[Stored items]
↓↓↓

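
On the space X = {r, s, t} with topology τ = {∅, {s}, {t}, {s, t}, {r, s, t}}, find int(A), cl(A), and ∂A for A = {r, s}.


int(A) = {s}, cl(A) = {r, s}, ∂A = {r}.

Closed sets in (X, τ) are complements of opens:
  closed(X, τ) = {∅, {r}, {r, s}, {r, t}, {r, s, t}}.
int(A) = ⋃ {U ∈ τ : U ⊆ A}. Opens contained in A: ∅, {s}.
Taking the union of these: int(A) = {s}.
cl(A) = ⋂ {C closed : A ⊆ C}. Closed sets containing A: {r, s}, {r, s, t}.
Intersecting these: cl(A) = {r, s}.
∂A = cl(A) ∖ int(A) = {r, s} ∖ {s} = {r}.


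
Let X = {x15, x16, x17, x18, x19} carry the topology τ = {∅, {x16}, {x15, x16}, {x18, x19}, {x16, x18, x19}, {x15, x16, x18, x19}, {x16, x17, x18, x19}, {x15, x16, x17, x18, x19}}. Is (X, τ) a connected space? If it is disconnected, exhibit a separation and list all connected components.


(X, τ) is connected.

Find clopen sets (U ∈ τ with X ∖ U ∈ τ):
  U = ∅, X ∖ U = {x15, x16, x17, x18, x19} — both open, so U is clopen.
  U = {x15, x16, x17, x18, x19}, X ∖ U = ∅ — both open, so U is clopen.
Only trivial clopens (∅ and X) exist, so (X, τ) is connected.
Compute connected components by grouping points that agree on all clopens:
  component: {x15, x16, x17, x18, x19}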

↑↑↑

▶ [Exercise directions]: Go through the records above and repeat each one exactly.

▶ [Your response]:
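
On the space X = {r, s, t} with topology τ = {∅, {s}, {t}, {s, t}, {r, s, t}}, find int(A), cl(A), and ∂A for A = {r, s}.


int(A) = {s}, cl(A) = {r, s}, ∂A = {r}.

Closed sets in (X, τ) are complements of opens:
  closed(X, τ) = {∅, {r}, {r, s}, {r, t}, {r, s, t}}.
int(A) = ⋃ {U ∈ τ : U ⊆ A}. Opens contained in A: ∅, {s}.
Taking the union of these: int(A) = {s}.
cl(A) = ⋂ {C closed : A ⊆ C}. Closed sets containing A: {r, s}, {r, s, t}.
Intersecting these: cl(A) = {r, s}.
∂A = cl(A) ∖ int(A) = {r, s} ∖ {s} = {r}.


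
Let X = {x15, x16, x17, x18, x19} carry the topology τ = {∅, {x16}, {x15, x16}, {x18, x19}, {x16, x18, x19}, {x15, x16, x18, x19}, {x16, x17, x18, x19}, {x15, x16, x17, x18, x19}}. Is (X, τ) a connected space? If it is disconnected, exhibit a separation and list all connected components.


(X, τ) is connected.

Find clopen sets (U ∈ τ with X ∖ U ∈ τ):
  U = ∅, X ∖ U = {x15, x16, x17, x18, x19} — both open, so U is clopen.
  U = {x15, x16, x17, x18, x19}, X ∖ U = ∅ — both open, so U is clopen.
Only trivial clopens (∅ and X) exist, so (X, τ) is connected.
Compute connected components by grouping points that agree on all clopens:
  component: {x15, x16, x17, x18, x19}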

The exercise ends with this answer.